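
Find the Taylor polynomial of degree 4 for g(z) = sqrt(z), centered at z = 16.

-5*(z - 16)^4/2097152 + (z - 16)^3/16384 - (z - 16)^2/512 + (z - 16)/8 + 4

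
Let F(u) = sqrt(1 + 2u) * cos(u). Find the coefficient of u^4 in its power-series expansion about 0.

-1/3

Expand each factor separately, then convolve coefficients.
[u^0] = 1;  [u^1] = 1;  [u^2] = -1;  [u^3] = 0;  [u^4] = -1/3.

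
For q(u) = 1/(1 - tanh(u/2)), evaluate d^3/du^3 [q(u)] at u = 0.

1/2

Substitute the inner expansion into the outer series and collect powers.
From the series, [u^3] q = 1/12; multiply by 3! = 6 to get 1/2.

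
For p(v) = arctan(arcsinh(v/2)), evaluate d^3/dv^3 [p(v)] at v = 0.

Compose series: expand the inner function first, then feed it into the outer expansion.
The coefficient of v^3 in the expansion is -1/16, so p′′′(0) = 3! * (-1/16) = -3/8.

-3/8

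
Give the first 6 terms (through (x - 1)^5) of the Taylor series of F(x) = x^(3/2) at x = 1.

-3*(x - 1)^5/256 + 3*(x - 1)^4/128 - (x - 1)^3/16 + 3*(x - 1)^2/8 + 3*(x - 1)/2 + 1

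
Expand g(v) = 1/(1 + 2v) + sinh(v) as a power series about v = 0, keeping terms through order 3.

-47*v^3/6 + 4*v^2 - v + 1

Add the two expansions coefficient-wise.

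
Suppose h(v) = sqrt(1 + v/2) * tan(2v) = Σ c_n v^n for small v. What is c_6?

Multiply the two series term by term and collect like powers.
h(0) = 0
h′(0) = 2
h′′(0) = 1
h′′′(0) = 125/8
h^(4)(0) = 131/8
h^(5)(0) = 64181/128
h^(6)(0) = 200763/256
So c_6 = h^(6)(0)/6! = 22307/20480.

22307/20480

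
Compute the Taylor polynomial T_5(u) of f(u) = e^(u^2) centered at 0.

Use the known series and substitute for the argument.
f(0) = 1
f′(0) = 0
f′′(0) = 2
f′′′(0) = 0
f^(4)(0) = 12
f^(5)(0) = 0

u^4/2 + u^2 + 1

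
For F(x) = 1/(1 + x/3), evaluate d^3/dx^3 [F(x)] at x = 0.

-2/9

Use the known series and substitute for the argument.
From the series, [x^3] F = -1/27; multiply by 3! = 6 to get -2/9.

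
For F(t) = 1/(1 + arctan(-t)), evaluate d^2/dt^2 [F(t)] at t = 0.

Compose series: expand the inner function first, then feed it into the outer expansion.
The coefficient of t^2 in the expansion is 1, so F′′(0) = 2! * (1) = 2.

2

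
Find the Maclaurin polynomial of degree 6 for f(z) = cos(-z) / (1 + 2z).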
○ ○ ○
**Work item**
All of the material shown above should be written out exactly.

**Problem solution**
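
Find the Taylor polynomial of degree 4 for g(z) = sqrt(z), centered at z = 16.

-5*(z - 16)^4/2097152 + (z - 16)^3/16384 - (z - 16)^2/512 + (z - 16)/8 + 4

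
Let F(u) = sqrt(1 + 2u) * cos(u). Find the coefficient of u^4 in its power-series expansion about 0.

-1/3

Expand each factor separately, then convolve coefficients.
[u^0] = 1;  [u^1] = 1;  [u^2] = -1;  [u^3] = 0;  [u^4] = -1/3.

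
For q(u) = 1/(1 - tanh(u/2)), evaluate d^3/du^3 [q(u)] at u = 0.

1/2

Substitute the inner expansion into the outer series and collect powers.
From the series, [u^3] q = 1/12; multiply by 3! = 6 to get 1/2.

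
For p(v) = arctan(arcsinh(v/2)), evaluate d^3/dv^3 [p(v)] at v = 0.

Compose series: expand the inner function first, then feed it into the outer expansion.
The coefficient of v^3 in the expansion is -1/16, so p′′′(0) = 3! * (-1/16) = -3/8.

-3/8

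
Give the first 6 terms (through (x - 1)^5) of the Taylor series of F(x) = x^(3/2) at x = 1.

-3*(x - 1)^5/256 + 3*(x - 1)^4/128 - (x - 1)^3/16 + 3*(x - 1)^2/8 + 3*(x - 1)/2 + 1

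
Expand g(v) = 1/(1 + 2v) + sinh(v) as a power series about v = 0, keeping terms through order 3.

-47*v^3/6 + 4*v^2 - v + 1

Add the two expansions coefficient-wise.

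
Suppose h(v) = sqrt(1 + v/2) * tan(2v) = Σ c_n v^n for small v. What is c_6?

Multiply the two series term by term and collect like powers.
h(0) = 0
h′(0) = 2
h′′(0) = 1
h′′′(0) = 125/8
h^(4)(0) = 131/8
h^(5)(0) = 64181/128
h^(6)(0) = 200763/256
So c_6 = h^(6)(0)/6! = 22307/20480.

22307/20480

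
Compute the Taylor polynomial T_5(u) of f(u) = e^(u^2) centered at 0.

Use the known series and substitute for the argument.
f(0) = 1
f′(0) = 0
f′′(0) = 2
f′′′(0) = 0
f^(4)(0) = 12
f^(5)(0) = 0

u^4/2 + u^2 + 1

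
For F(x) = 1/(1 + x/3), evaluate d^3/dx^3 [F(x)] at x = 0.

-2/9

Use the known series and substitute for the argument.
From the series, [x^3] F = -1/27; multiply by 3! = 6 to get -2/9.

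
For F(t) = 1/(1 + arctan(-t)), evaluate d^2/dt^2 [F(t)] at t = 0.

Compose series: expand the inner function first, then feed it into the outer expansion.
The coefficient of t^2 in the expansion is 1, so F′′(0) = 2! * (1) = 2.

2

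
Find the Maclaurin polynomial of degree 6 for f(z) = cos(-z) / (1 + 2z).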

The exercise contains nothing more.